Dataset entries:
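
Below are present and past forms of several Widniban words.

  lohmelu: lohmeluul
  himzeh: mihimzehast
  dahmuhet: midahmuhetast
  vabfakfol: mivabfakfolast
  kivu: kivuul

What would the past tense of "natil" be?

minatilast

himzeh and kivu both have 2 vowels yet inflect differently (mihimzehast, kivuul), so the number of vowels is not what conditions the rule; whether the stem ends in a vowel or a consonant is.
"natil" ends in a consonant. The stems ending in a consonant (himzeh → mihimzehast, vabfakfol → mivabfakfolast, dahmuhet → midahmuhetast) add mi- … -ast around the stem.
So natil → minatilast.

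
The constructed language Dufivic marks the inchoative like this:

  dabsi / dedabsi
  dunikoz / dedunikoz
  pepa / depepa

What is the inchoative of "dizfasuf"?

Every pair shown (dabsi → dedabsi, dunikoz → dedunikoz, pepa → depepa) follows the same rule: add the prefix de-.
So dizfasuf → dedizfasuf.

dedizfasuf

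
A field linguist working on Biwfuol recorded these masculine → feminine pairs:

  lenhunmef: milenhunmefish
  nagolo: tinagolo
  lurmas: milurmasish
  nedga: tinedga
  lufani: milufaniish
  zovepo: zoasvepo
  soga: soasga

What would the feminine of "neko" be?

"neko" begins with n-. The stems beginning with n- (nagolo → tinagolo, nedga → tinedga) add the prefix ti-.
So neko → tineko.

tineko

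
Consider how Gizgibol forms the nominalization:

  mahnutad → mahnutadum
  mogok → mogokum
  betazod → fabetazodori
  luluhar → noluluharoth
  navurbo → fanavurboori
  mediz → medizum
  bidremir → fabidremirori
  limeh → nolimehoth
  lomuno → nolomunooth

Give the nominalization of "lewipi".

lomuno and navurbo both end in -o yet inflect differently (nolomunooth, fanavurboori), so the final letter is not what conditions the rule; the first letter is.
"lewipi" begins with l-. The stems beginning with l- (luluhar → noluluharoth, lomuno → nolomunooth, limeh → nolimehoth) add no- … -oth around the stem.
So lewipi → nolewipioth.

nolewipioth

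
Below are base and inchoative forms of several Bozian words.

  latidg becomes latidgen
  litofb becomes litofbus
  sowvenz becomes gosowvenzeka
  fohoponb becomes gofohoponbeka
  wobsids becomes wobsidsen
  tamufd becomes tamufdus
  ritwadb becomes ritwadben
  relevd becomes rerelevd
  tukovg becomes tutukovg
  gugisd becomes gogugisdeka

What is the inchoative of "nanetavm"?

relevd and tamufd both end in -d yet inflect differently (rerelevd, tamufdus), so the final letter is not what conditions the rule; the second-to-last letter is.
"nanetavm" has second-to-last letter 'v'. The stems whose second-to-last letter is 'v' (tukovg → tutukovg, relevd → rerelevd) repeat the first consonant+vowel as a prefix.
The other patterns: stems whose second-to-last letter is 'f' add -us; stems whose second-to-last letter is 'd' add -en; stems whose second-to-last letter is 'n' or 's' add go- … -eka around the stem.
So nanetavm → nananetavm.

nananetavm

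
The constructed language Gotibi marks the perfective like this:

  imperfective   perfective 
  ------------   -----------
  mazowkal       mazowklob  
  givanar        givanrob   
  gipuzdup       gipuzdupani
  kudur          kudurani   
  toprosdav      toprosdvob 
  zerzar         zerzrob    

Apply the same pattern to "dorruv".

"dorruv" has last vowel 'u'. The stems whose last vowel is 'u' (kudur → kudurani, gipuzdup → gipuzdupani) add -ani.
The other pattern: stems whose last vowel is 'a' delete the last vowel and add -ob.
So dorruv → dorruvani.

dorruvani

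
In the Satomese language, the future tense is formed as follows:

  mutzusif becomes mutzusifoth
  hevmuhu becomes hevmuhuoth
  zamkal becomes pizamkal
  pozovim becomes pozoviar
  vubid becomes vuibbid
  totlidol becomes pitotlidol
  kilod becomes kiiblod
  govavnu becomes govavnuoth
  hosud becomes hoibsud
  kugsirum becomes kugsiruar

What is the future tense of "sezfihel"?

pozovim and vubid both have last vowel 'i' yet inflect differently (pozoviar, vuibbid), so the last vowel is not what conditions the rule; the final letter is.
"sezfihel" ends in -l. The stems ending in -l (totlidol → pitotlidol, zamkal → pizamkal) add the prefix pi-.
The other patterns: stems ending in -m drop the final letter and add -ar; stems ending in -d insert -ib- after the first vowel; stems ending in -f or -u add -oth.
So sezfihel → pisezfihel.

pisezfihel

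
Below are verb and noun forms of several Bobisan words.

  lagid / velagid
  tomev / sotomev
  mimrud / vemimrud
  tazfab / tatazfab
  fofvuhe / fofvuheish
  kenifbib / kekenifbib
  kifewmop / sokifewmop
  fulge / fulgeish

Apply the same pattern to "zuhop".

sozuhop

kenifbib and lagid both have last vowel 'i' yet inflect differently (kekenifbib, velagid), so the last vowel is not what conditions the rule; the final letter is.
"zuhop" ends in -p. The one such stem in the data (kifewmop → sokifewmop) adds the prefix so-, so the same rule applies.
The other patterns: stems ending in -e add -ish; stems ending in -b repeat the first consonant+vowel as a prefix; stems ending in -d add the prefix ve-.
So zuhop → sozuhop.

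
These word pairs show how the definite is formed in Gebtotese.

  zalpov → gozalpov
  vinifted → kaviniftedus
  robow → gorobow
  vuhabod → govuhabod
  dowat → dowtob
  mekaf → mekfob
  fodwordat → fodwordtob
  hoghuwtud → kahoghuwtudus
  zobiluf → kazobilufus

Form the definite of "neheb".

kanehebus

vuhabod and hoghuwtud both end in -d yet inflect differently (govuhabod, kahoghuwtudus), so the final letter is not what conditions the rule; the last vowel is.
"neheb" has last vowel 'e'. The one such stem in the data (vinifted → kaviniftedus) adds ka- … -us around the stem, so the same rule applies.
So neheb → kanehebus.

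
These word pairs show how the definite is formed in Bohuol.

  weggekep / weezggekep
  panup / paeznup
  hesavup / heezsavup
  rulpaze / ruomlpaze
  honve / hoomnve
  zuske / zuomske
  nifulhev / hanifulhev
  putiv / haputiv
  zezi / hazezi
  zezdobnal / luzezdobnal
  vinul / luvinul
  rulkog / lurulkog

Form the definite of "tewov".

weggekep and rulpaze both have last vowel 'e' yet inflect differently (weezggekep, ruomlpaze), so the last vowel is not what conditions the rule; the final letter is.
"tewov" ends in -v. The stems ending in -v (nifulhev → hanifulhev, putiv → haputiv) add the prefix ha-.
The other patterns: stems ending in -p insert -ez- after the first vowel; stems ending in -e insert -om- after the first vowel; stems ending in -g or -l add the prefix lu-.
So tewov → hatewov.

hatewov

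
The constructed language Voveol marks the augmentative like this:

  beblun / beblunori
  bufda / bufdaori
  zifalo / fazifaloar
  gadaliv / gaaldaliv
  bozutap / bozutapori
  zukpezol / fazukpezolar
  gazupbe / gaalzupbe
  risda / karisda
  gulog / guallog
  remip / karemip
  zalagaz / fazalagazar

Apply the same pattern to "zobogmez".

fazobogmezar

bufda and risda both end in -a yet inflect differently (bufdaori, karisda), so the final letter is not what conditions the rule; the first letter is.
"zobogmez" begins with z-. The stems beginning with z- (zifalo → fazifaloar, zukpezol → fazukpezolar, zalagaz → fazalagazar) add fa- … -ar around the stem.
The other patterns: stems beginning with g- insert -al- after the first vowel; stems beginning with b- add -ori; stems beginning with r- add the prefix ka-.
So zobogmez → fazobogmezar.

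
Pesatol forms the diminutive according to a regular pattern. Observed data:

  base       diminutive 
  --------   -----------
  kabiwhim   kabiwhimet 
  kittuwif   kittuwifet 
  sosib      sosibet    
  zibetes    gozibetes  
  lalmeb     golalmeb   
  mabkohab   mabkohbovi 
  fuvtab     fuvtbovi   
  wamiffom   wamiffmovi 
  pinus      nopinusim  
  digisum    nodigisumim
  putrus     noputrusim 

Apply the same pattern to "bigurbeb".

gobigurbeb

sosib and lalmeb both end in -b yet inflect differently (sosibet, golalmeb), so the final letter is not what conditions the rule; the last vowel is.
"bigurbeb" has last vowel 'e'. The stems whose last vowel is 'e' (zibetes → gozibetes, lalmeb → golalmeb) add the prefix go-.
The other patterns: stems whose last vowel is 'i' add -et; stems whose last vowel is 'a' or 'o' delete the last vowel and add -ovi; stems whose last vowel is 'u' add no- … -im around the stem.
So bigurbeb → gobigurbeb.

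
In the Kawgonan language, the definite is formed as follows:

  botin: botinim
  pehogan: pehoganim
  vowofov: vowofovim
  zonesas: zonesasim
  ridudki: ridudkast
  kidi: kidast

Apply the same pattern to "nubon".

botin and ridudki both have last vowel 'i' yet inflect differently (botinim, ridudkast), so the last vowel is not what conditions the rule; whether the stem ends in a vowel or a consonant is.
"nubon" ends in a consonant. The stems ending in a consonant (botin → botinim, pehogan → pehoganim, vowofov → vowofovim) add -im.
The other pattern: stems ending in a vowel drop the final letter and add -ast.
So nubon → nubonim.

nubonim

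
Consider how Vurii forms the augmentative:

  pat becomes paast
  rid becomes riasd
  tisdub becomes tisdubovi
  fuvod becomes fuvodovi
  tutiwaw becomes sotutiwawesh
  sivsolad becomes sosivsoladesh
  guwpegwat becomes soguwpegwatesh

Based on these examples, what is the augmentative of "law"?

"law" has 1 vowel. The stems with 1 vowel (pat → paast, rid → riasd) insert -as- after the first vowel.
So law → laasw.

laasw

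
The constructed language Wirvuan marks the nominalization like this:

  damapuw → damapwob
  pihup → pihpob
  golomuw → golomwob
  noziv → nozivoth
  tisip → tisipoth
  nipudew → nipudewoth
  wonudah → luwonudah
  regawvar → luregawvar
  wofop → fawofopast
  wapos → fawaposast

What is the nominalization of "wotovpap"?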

Task description | Filter the entries down to the lines that include the string "forms".

Exercise solution |
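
Below are present and past forms of several Widniban words.
Consider how Gizgibol forms the nominalization:
Below are base and inchoative forms of several Bozian words.
Below are verb and noun forms of several Bobisan words.
Pesatol forms the diminutive according to a regular pattern. Observed data:
Consider how Vurii forms the augmentative: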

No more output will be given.